» **TASK DESCRIPTION**
The output is the lines below from the one with "A new roof deck" through the one with "- plasterboard: 190 mm, k = 0.201 W/m·K", both included, printed exactly and with no other line.

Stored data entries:
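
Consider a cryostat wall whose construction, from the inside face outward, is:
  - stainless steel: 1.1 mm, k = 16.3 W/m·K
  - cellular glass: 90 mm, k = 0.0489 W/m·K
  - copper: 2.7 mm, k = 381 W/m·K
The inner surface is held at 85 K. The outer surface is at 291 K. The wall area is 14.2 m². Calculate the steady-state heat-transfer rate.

Q ≈ 1590 W

Series thermal resistances:
R_stainless steel = L/(kA) = 0.0011/(16.3×14.2) = 4.752×10^-6 K/W
R_cellular glass = L/(kA) = 0.09/(0.0489×14.2) = 0.1296 K/W
R_copper = L/(kA) = 0.0027/(381×14.2) = 4.991×10^-7 K/W
R_total = 0.1296 K/W
Q = ΔT / R_total = 206 / 0.1296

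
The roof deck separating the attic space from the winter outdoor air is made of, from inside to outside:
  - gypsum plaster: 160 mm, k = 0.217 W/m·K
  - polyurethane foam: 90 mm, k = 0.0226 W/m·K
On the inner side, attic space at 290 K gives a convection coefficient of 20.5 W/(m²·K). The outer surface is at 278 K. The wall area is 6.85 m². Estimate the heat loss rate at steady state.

Q ≈ 17.2 W

Treating each layer as a thermal resistance in series:
R_inner film = 1/(h_i·A) = 1/(20.5×6.85) = 0.007121 K/W
R_gypsum plaster = L/(kA) = 0.16/(0.217×6.85) = 0.1076 K/W
R_polyurethane foam = L/(kA) = 0.09/(0.0226×6.85) = 0.5814 K/W
R_total = 0.6961 K/W
Q = ΔT / R_total = 12 / 0.6961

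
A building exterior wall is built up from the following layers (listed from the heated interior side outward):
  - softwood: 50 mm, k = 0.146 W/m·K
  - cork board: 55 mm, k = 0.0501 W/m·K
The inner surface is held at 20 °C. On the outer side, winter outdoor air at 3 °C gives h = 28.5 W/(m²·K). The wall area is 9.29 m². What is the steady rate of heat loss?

Q ≈ 107 W

Model the wall as resistances in series:
R_softwood = L/(kA) = 0.05/(0.146×9.29) = 0.03686 K/W
R_cork board = L/(kA) = 0.055/(0.0501×9.29) = 0.1182 K/W
R_outer film = 1/(h_o·A) = 1/(28.5×9.29) = 0.003777 K/W
R_total = 0.1588 K/W
Q = ΔT / R_total = 17 / 0.1588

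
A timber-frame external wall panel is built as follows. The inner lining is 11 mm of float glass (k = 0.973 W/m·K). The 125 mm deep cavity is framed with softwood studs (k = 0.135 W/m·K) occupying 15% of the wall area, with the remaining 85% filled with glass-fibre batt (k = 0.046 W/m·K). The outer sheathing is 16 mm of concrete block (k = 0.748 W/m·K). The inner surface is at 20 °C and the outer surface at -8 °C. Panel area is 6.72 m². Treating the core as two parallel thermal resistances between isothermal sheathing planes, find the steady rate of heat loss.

Q ≈ 88 W

Sheathing layers in series; stud and cavity paths in parallel between them.
R_inner = 0.011/(0.973×6.72) = 0.001682 K/W
R_stud  = 0.125/(0.135×0.15×6.72) = 0.9186 K/W
R_cav   = 0.125/(0.046×0.85×6.72) = 0.4757 K/W
1/R_core = 1/R_stud + 1/R_cav → R_core = 0.3134 K/W
R_outer = 0.016/(0.748×6.72) = 0.003183 K/W
R_total = 0.3183 K/W
Q = ΔT/R_total = 28/0.3183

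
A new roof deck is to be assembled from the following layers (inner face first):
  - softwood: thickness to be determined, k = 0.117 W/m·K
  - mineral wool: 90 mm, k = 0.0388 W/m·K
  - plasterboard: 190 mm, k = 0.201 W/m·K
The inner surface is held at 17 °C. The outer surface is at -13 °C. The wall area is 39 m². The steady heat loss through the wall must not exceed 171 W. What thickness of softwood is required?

Series thermal resistances:
R_mineral wool = L/(kA) = 0.09/(0.0388×39) = 0.05948 K/W
R_plasterboard = L/(kA) = 0.19/(0.201×39) = 0.02424 K/W
Sum of the known resistances R_other = 0.08371 K/W
Required total resistance R_tot = ΔT/Q_allow = 30/171 = 0.1754 K/W
R_softwood = R_tot − R_other = 0.09172 K/W
L = R·k·A = 0.09172×0.117×39

L ≈ 419 mm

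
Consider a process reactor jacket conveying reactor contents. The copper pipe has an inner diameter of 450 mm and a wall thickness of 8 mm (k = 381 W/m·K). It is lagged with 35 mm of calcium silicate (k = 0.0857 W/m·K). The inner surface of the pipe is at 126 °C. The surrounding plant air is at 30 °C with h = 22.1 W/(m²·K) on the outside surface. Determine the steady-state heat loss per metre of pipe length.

q′ ≈ 335 W/m

Treating each annulus and film as a series resistance:
R_copper pipe wall = ln(233/225)/(2π×381×1) = 1.459×10^-5 K/W
R_calcium silicate = ln(268/233)/(2π×0.0857×1) = 0.2599 K/W
R_outer film = 1/(h_o·2πr_oL) = 1/(22.1×2π×0.268×1) = 0.02687 K/W
R_total = 0.2868 K/W
Q = ΔT/R_total = 96/0.2868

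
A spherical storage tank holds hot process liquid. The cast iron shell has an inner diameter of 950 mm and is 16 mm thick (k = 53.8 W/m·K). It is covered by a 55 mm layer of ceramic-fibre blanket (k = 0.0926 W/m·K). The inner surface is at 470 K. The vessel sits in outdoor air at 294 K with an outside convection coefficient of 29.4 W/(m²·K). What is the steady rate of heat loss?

Each spherical layer contributes R = (1/r_i − 1/r_o)/(4πk):
R_cast iron shell = (1/0.475 − 1/0.491)/(4π×53.8) = 1.015×10^-4 K/W
R_ceramic-fibre blanket = (1/0.491 − 1/0.546)/(4π×0.0926) = 0.1763 K/W
R_outer film = 1/(h·4πr_o²) = 1/(29.4×4π×0.546²) = 0.009079 K/W
R_total = 0.1855 K/W
Q = ΔT/R_total = 176/0.1855

Q ≈ 949 W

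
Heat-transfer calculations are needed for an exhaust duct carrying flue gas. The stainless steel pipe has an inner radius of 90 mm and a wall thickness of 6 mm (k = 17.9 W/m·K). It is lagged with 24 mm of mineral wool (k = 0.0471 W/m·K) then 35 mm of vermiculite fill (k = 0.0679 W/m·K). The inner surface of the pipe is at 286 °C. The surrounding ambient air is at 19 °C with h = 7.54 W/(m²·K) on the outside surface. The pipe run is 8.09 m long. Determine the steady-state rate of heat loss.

Treating each annulus and film as a series resistance:
R_stainless steel pipe wall = ln(96/90)/(2π×17.9×8.09) = 7.093×10^-5 K/W
R_mineral wool = ln(120/96)/(2π×0.0471×8.09) = 0.0932 K/W
R_vermiculite fill = ln(155/120)/(2π×0.0679×8.09) = 0.07415 K/W
R_outer film = 1/(h_o·2πr_oL) = 1/(7.54×2π×0.155×8.09) = 0.01683 K/W
R_total = 0.1843 K/W
Q = ΔT/R_total = 267/0.1843

Q ≈ 1450 W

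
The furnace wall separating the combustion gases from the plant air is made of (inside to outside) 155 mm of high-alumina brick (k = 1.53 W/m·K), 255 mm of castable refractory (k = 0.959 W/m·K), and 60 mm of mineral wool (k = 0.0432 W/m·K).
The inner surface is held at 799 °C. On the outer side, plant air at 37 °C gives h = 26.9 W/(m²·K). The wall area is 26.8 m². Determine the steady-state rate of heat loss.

Q ≈ 11400 W

Treating each layer as a thermal resistance in series:
R_high-alumina brick = L/(kA) = 0.155/(1.53×26.8) = 0.00378 K/W
R_castable refractory = L/(kA) = 0.255/(0.959×26.8) = 0.009922 K/W
R_mineral wool = L/(kA) = 0.06/(0.0432×26.8) = 0.05182 K/W
R_outer film = 1/(h_o·A) = 1/(26.9×26.8) = 0.001387 K/W
R_total = 0.06691 K/W
Q = ΔT / R_total = 762 / 0.06691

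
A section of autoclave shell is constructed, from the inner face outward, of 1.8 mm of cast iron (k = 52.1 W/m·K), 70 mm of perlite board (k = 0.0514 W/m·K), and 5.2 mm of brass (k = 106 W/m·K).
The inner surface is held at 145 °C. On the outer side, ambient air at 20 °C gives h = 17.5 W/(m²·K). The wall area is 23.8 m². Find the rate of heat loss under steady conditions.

Q ≈ 2100 W

Series thermal resistances:
R_cast iron = L/(kA) = 0.0018/(52.1×23.8) = 1.452×10^-6 K/W
R_perlite board = L/(kA) = 0.07/(0.0514×23.8) = 0.05722 K/W
R_brass = L/(kA) = 0.0052/(106×23.8) = 2.061×10^-6 K/W
R_outer film = 1/(h_o·A) = 1/(17.5×23.8) = 0.002401 K/W
R_total = 0.05963 K/W
Q = ΔT / R_total = 125 / 0.05963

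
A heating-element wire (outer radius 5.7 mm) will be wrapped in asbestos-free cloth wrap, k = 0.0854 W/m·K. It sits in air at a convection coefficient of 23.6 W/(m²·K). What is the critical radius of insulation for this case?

For a cylinder r_cr = k/h = 0.0854/23.6
r_cr = 3.62 mm; since the bare radius (5.7 mm) is above r_cr, any added insulation will reduce heat loss.

r_cr ≈ 3.62 mm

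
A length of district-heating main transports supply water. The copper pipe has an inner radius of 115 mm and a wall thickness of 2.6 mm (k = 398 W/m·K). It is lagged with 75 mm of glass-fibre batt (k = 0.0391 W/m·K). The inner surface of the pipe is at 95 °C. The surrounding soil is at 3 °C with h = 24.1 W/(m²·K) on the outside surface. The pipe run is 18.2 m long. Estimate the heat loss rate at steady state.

Cylindrical conduction, so R = ln(r₂/r₁)/(2πkL) per layer, in series:
R_copper pipe wall = ln(117.6/115)/(2π×398×18.2) = 4.912×10^-7 K/W
R_glass-fibre batt = ln(192.6/117.6)/(2π×0.0391×18.2) = 0.1103 K/W
R_outer film = 1/(h_o·2πr_oL) = 1/(24.1×2π×0.1926×18.2) = 0.001884 K/W
R_total = 0.1122 K/W
Q = ΔT/R_total = 92/0.1122

Q ≈ 820 W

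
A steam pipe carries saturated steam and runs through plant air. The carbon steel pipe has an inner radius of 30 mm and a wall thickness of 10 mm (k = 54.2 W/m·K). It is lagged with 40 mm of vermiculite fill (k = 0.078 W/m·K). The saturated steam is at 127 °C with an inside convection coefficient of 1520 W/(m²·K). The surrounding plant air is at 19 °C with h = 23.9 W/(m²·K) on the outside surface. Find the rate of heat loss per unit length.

Per-layer cylindrical resistances, series-summed:
R_inner film = 1/(h_i·2πr₁L) = 1/(1520×2π×0.03×1) = 0.00349 K/W
R_carbon steel pipe wall = ln(40/30)/(2π×54.2×1) = 8.448×10^-4 K/W
R_vermiculite fill = ln(80/40)/(2π×0.078×1) = 1.414 K/W
R_outer film = 1/(h_o·2πr_oL) = 1/(23.9×2π×0.08×1) = 0.08324 K/W
R_total = 1.502 K/W
Q = ΔT/R_total = 108/1.502

q′ ≈ 71.9 W/m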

» **ANSWER SECTION**
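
A new roof deck is to be assembled from the following layers (inner face first):
  - softwood: thickness to be determined, k = 0.117 W/m·K
  - mineral wool: 90 mm, k = 0.0388 W/m·K
  - plasterboard: 190 mm, k = 0.201 W/m·K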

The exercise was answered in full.